*** Data provided ***
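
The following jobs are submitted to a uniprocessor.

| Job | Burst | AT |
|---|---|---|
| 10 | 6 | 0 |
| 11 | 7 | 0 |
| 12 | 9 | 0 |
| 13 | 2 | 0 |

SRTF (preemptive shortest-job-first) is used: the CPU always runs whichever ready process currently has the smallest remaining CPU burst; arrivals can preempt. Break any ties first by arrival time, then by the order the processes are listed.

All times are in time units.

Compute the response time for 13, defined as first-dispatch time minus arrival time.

0

Gantt: | 13 0-2 | 10 2-8 | 11 8-15 | 12 15-24 |
Completion: 10=8  11=15  12=24  13=2
Response(13) = first start − arrival = 0 − 0 = 0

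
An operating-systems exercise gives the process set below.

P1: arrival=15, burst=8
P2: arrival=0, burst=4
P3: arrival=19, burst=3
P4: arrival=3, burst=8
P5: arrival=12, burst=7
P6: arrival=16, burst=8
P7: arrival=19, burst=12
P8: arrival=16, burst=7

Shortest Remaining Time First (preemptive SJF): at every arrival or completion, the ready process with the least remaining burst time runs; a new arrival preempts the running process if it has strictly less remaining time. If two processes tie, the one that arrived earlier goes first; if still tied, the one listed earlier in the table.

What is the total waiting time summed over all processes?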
***
What to produce
Restate all of the lines in the material exactly as they are.

Exercise response
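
The following jobs are submitted to a uniprocessor.

| Job | Burst | AT |
|---|---|---|
| 10 | 6 | 0 |
| 11 | 7 | 0 |
| 12 | 9 | 0 |
| 13 | 2 | 0 |

SRTF (preemptive shortest-job-first) is used: the CPU always runs whichever ready process currently has the smallest remaining CPU burst; arrivals can preempt. Break any ties first by arrival time, then by the order the processes are listed.

All times are in time units.

Compute the response time for 13, defined as first-dispatch time minus arrival time.

0

Gantt: | 13 0-2 | 10 2-8 | 11 8-15 | 12 15-24 |
Completion: 10=8  11=15  12=24  13=2
Response(13) = first start − arrival = 0 − 0 = 0

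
An operating-systems exercise gives the process set below.

P1: arrival=15, burst=8
P2: arrival=0, burst=4
P3: arrival=19, burst=3
P4: arrival=3, burst=8
P5: arrival=12, burst=7
P6: arrival=16, burst=8
P7: arrival=19, burst=12
P8: arrival=16, burst=7

Shortest Remaining Time First (preemptive SJF): at every arrival or completion, the ready process with the least remaining burst time runs; a new arrival preempts the running process if it has strictly less remaining time. If two processes tie, the one that arrived earlier goes first; if still tied, the one listed earlier in the table.

What is the total waiting time summed over all processes?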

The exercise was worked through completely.